▶ Data to examine
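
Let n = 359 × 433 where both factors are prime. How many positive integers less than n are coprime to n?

154656

φ(n) = (p − 1)(q − 1) = (359−1)(433−1) = 358·432 = 154656.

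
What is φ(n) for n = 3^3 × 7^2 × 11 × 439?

3311280

φ(6388767) = 6388767 · (1 − 1/3) · (1 − 1/7) · (1 − 1/11) · (1 − 1/439)
       = 6388767 · 52560/101409 = 3311280.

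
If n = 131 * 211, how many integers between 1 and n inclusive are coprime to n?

φ(131) = 131 − 1 = 130.
φ(211) = 211 − 1 = 210.
Multiply: 130 · 210 = 27300.

27300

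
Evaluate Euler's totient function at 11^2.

110

φ(11^2) = 11^2 − 11^1 = 121 − 11 = 110.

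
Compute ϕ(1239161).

914760

Prime factorization: 1239161 = 7**2 * 11**3 * 19.
φ(1239161) = 1239161 · (1 − 1/7) · (1 − 1/11) · (1 − 1/19)
       = 1239161 · 1080/1463 = 914760.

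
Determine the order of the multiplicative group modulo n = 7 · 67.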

▶ Your objective
Your task is to extract the lines running from the one with "If n = 131 *" to the end of the material, inclusive, copying each exactly and adding nothing.

▶ Final answer
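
If n = 131 * 211, how many integers between 1 and n inclusive are coprime to n?

φ(131) = 131 − 1 = 130.
φ(211) = 211 − 1 = 210.
Multiply: 130 · 210 = 27300.

27300

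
Evaluate Euler's totient function at 11^2.

110

φ(11^2) = 11^2 − 11^1 = 121 − 11 = 110.

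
Compute ϕ(1239161).

914760

Prime factorization: 1239161 = 7**2 * 11**3 * 19.
φ(1239161) = 1239161 · (1 − 1/7) · (1 − 1/11) · (1 − 1/19)
       = 1239161 · 1080/1463 = 914760.

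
Determine the order of the multiplicative group modulo n = 7 · 67.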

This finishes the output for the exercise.